• **Supplied records**:
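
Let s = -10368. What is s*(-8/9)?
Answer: 9216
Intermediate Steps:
s*(-8/9) = -(-82944)/9 = -10368*(-8/9) = 9216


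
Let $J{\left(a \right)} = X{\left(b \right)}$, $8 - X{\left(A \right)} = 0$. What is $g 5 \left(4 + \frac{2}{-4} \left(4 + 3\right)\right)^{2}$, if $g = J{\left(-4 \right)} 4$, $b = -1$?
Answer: $40$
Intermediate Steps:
$X{\left(A \right)} = 8$ ($X{\left(A \right)} = 8 - 0 = 8 + 0 = 8$)
$J{\left(a \right)} = 8$
$g = 32$ ($g = 8 \cdot 4 = 32$)
$g 5 \left(4 + \frac{2}{-4} \left(4 + 3\right)\right)^{2} = 32 \cdot 5 \left(4 + \frac{2}{-4} \left(4 + 3\right)\right)^{2} = 160 \left(4 + 2 \left(- \frac{1}{4}\right) 7\right)^{2} = 160 \left(4 - \frac{7}{2}\right)^{2} = \frac{160}{4} = 160 \cdot \frac{1}{4} = 40$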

• **What to produce**:
Make an exact copy of all the data.

• **Exercise solution**:
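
Let s = -10368. What is s*(-8/9)?
Answer: 9216
Intermediate Steps:
s*(-8/9) = -(-82944)/9 = -10368*(-8/9) = 9216


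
Let $J{\left(a \right)} = X{\left(b \right)}$, $8 - X{\left(A \right)} = 0$. What is $g 5 \left(4 + \frac{2}{-4} \left(4 + 3\right)\right)^{2}$, if $g = J{\left(-4 \right)} 4$, $b = -1$?
Answer: $40$
Intermediate Steps:
$X{\left(A \right)} = 8$ ($X{\left(A \right)} = 8 - 0 = 8 + 0 = 8$)
$J{\left(a \right)} = 8$
$g = 32$ ($g = 8 \cdot 4 = 32$)
$g 5 \left(4 + \frac{2}{-4} \left(4 + 3\right)\right)^{2} = 32 \cdot 5 \left(4 + \frac{2}{-4} \left(4 + 3\right)\right)^{2} = 160 \left(4 + 2 \left(- \frac{1}{4}\right) 7\right)^{2} = 160 \left(4 - \frac{7}{2}\right)^{2} = \frac{160}{4} = 160 \cdot \frac{1}{4} = 40$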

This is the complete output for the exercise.